▶ [Dataset entries]

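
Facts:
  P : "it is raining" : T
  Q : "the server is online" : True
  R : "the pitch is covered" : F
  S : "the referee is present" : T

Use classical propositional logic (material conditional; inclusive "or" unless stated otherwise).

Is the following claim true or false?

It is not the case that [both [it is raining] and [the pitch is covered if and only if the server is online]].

True

This is not (P and (R iff Q)).

R iff Q = False iff True = False
P and (R iff Q) = True and False = False
not (P and (R iff Q)) = not False = True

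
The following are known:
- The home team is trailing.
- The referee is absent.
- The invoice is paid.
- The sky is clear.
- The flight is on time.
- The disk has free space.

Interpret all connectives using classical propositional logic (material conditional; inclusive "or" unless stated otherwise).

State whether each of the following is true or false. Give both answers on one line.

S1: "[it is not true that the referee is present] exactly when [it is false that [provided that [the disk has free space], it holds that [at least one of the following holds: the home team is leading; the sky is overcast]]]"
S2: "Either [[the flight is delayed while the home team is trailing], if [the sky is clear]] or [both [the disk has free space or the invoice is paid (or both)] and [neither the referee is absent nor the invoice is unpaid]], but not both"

Let M = "the referee is present" (F), Q = "the disk is full" (F), R = "the home team is leading" (F), K = "the sky is overcast" (F), L = "the flight is delayed" (F), H = "the invoice is paid" (T).

S1: Parsed as ~M <-> ~(~Q -> (R | K))

~M = ~F = T
~Q = ~F = T
R | K = F | F = F
~Q -> (R | K) = T -> F = F
~(~Q -> (R | K)) = ~F = T
~M <-> ~(~Q -> (R | K)) = T <-> T = T
Hence S1 is true.

S2: Formalization: (~K -> (L & ~R)) xor ((~Q | H) & (~M nor ~H))

~K = ~F = T
~R = ~F = T
L & ~R = F & T = F
~K -> (L & ~R) = T -> F = F
~Q = ~F = T
~Q | H = T | T = T
~M = ~F = T
~H = ~T = F
~M nor ~H = T nor F = F
(~Q | H) & (~M nor ~H) = T & F = F
(~K -> (L & ~R)) xor ((~Q | H) & (~M nor ~H)) = F xor F = F
Thus S2 is false.

S1 T / S2 F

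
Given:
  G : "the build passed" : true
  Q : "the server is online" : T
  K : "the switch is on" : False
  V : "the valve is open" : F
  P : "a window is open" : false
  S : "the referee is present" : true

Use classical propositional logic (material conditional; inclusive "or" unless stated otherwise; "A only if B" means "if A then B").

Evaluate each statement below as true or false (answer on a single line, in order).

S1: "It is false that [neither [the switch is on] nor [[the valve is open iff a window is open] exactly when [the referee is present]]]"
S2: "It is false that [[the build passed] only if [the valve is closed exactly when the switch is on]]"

S1: In symbols: ¬(K ↓ ((V ↔ P) ↔ S))

V ↔ P = F ↔ F = T
(V ↔ P) ↔ S = T ↔ T = T
K ↓ ((V ↔ P) ↔ S) = F ↓ T = F
¬(K ↓ ((V ↔ P) ↔ S)) = ¬F = T
Hence S1 is true.

S2: Formalization: ¬(G → (¬V ↔ K))

¬V = ¬F = T
¬V ↔ K = T ↔ F = F
G → (¬V ↔ K) = T → F = F
¬(G → (¬V ↔ K)) = ¬F = T
Thus S2 is true.

S1 T / S2 T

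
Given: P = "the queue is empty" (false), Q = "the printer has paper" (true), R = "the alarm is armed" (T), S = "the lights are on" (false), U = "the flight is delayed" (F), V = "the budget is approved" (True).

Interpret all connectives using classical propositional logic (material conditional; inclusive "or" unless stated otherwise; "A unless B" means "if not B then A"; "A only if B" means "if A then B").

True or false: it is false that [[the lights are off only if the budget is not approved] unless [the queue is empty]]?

The statement is true.

Parsed as ¬((¬S → ¬V) ∨ P)

¬S = ¬F = T
¬V = ¬T = F
¬S → ¬V = T → F = F
(¬S → ¬V) ∨ P = F ∨ F = F
¬((¬S → ¬V) ∨ P) = ¬F = T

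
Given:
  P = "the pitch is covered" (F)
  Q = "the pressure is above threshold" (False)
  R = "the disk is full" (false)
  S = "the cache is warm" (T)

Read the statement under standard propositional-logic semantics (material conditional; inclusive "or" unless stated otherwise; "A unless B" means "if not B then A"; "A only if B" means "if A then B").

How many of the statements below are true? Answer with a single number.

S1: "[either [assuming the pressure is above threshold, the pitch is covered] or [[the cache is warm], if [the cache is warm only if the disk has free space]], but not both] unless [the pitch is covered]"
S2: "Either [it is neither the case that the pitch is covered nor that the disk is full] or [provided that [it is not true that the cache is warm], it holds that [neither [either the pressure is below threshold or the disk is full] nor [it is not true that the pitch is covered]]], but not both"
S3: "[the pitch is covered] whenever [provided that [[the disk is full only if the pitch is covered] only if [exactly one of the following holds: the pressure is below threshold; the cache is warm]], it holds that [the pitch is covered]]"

0

S1: Parsed as ((Q -> P) xor ((S -> ~R) -> S)) | P

Q -> P = F -> F = T
~R = ~F = T
S -> ~R = T -> T = T
(S -> ~R) -> S = T -> T = T
(Q -> P) xor ((S -> ~R) -> S) = T xor T = F
((Q -> P) xor ((S -> ~R) -> S)) | P = F | F = F
Hence S1 is false.

S2: Formalization: (P nor R) xor (~S -> ((~Q | R) nor ~P))

P nor R = F nor F = T
~S = ~T = F
~Q = ~F = T
~Q | R = T | F = T
~P = ~F = T
(~Q | R) nor ~P = T nor T = F
~S -> ((~Q | R) nor ~P) = F -> F = T
(P nor R) xor (~S -> ((~Q | R) nor ~P)) = T xor T = F
So S2 is false.

S3: Parsed as (((R -> P) -> (~Q xor S)) -> P) -> P

R -> P = F -> F = T
~Q = ~F = T
~Q xor S = T xor T = F
(R -> P) -> (~Q xor S) = T -> F = F
((R -> P) -> (~Q xor S)) -> P = F -> F = T
(((R -> P) -> (~Q xor S)) -> P) -> P = T -> F = F
Hence S3 is false.

Count: 0.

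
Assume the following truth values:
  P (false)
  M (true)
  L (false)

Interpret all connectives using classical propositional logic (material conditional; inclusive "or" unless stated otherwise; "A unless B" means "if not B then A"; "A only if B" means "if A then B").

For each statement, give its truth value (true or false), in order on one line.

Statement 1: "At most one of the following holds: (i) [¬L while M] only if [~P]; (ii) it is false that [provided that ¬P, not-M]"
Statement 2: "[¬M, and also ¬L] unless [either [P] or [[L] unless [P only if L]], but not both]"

Statement 1 F / Statement 2 T

Statement 1: Formalization: ((¬L ∧ M) → ¬P) ↑ ¬(¬P → ¬M)

¬L = ¬F = T
¬L ∧ M = T ∧ T = T
¬P = ¬F = T
(¬L ∧ M) → ¬P = T → T = T
¬P = ¬F = T
¬M = ¬T = F
¬P → ¬M = T → F = F
¬(¬P → ¬M) = ¬F = T
((¬L ∧ M) → ¬P) ↑ ¬(¬P → ¬M) = T ↑ T = F
So Statement 1 is false.

Statement 2: Formalization: (¬M ∧ ¬L) ∨ (P ⊕ (L ∨ (P → L)))

¬M = ¬T = F
¬L = ¬F = T
¬M ∧ ¬L = F ∧ T = F
P → L = F → F = T
L ∨ (P → L) = F ∨ T = T
P ⊕ (L ∨ (P → L)) = F ⊕ T = T
(¬M ∧ ¬L) ∨ (P ⊕ (L ∨ (P → L))) = F ∨ T = T
Thus Statement 2 is true.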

▶ [What to work on] Copy out the lines of the records above in which the string "window" appears.

▶ [Finished exercise]
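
  P : "a window is open" : false
S1: "It is false that [neither [the switch is on] nor [[the valve is open iff a window is open] exactly when [the referee is present]]]"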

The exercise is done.